[[ Data, beginning ]]

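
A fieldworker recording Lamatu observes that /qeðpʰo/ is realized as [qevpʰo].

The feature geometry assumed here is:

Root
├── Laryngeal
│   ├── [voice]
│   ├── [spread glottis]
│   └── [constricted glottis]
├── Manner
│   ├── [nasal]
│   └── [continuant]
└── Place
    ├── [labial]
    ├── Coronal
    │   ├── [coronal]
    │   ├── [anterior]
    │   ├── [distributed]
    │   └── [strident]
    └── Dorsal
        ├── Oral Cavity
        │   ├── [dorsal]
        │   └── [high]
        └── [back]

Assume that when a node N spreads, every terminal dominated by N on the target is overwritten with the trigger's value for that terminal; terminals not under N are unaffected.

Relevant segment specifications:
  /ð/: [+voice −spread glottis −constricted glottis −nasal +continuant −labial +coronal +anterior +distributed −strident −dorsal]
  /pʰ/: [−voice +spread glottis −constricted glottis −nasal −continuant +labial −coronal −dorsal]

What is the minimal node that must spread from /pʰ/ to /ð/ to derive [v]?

Comparing /ð/ with its surface form [v], the features that change are [labial], [coronal], [anterior], [distributed], [strident].
These terminals are all dominated by Place, and no proper subconstituent of Place covers them all; Place is their lowest common ancestor.
Delinking /ð/'s Place and associating /pʰ/'s Place gives precisely the feature bundle of [v].
Since [spread glottis], [voice] are preserved even though /pʰ/ disagrees there, no node above Place spread.

Place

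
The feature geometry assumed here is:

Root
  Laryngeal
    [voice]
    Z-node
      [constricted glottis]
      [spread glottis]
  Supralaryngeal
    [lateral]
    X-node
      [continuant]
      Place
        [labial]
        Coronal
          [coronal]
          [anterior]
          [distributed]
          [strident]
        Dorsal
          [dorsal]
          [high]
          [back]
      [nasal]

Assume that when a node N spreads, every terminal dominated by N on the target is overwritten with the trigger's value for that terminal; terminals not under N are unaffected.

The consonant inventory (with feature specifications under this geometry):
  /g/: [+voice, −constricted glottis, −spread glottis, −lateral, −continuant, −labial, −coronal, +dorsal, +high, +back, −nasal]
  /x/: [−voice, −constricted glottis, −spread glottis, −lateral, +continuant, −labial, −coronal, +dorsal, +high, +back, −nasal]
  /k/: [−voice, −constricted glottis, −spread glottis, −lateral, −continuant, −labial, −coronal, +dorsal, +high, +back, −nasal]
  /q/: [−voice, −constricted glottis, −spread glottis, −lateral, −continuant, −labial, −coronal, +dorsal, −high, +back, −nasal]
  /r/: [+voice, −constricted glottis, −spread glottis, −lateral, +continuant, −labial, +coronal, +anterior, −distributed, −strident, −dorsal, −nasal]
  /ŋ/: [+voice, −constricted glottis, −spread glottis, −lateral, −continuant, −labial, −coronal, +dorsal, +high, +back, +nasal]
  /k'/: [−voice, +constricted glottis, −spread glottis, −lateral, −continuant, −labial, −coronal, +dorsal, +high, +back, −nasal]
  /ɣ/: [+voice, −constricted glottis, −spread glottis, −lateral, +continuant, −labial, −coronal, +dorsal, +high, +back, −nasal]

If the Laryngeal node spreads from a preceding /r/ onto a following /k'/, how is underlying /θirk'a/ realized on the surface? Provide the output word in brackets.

Laryngeal immediately or transitively dominates [voice], [constricted glottis], [spread glottis].
The target acquires /r/'s values for everything under Laryngeal — [+voice], [−constricted glottis], [−spread glottis] — while keeping its own [lateral], [continuant], [labial], ….
The resulting bundle matches /g/ in the inventory; substituting it for /k'/ gives [θirga].

[θirga]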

[[ Data, end ]]

## What the task requires
All lines above are to be transcribed exactly.

## Task response
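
A fieldworker recording Lamatu observes that /qeðpʰo/ is realized as [qevpʰo].

The feature geometry assumed here is:

Root
├── Laryngeal
│   ├── [voice]
│   ├── [spread glottis]
│   └── [constricted glottis]
├── Manner
│   ├── [nasal]
│   └── [continuant]
└── Place
    ├── [labial]
    ├── Coronal
    │   ├── [coronal]
    │   ├── [anterior]
    │   ├── [distributed]
    │   └── [strident]
    └── Dorsal
        ├── Oral Cavity
        │   ├── [dorsal]
        │   └── [high]
        └── [back]

Assume that when a node N spreads, every terminal dominated by N on the target is overwritten with the trigger's value for that terminal; terminals not under N are unaffected.

Relevant segment specifications:
  /ð/: [+voice −spread glottis −constricted glottis −nasal +continuant −labial +coronal +anterior +distributed −strident −dorsal]
  /pʰ/: [−voice +spread glottis −constricted glottis −nasal −continuant +labial −coronal −dorsal]

What is the minimal node that must spread from /pʰ/ to /ð/ to derive [v]?

Comparing /ð/ with its surface form [v], the features that change are [labial], [coronal], [anterior], [distributed], [strident].
These terminals are all dominated by Place, and no proper subconstituent of Place covers them all; Place is their lowest common ancestor.
Delinking /ð/'s Place and associating /pʰ/'s Place gives precisely the feature bundle of [v].
Since [spread glottis], [voice] are preserved even though /pʰ/ disagrees there, no node above Place spread.

Place

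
The feature geometry assumed here is:

Root
  Laryngeal
    [voice]
    Z-node
      [constricted glottis]
      [spread glottis]
  Supralaryngeal
    [lateral]
    X-node
      [continuant]
      Place
        [labial]
        Coronal
          [coronal]
          [anterior]
          [distributed]
          [strident]
        Dorsal
          [dorsal]
          [high]
          [back]
      [nasal]

Assume that when a node N spreads, every terminal dominated by N on the target is overwritten with the trigger's value for that terminal; terminals not under N are unaffected.

The consonant inventory (with feature specifications under this geometry):
  /g/: [+voice, −constricted glottis, −spread glottis, −lateral, −continuant, −labial, −coronal, +dorsal, +high, +back, −nasal]
  /x/: [−voice, −constricted glottis, −spread glottis, −lateral, +continuant, −labial, −coronal, +dorsal, +high, +back, −nasal]
  /k/: [−voice, −constricted glottis, −spread glottis, −lateral, −continuant, −labial, −coronal, +dorsal, +high, +back, −nasal]
  /q/: [−voice, −constricted glottis, −spread glottis, −lateral, −continuant, −labial, −coronal, +dorsal, −high, +back, −nasal]
  /r/: [+voice, −constricted glottis, −spread glottis, −lateral, +continuant, −labial, +coronal, +anterior, −distributed, −strident, −dorsal, −nasal]
  /ŋ/: [+voice, −constricted glottis, −spread glottis, −lateral, −continuant, −labial, −coronal, +dorsal, +high, +back, +nasal]
  /k'/: [−voice, +constricted glottis, −spread glottis, −lateral, −continuant, −labial, −coronal, +dorsal, +high, +back, −nasal]
  /ɣ/: [+voice, −constricted glottis, −spread glottis, −lateral, +continuant, −labial, −coronal, +dorsal, +high, +back, −nasal]

If the Laryngeal node spreads from a preceding /r/ onto a following /k'/, how is underlying /θirk'a/ realized on the surface? Provide the output word in brackets.

Laryngeal immediately or transitively dominates [voice], [constricted glottis], [spread glottis].
The target acquires /r/'s values for everything under Laryngeal — [+voice], [−constricted glottis], [−spread glottis] — while keeping its own [lateral], [continuant], [labial], ….
The resulting bundle matches /g/ in the inventory; substituting it for /k'/ gives [θirga].

[θirga]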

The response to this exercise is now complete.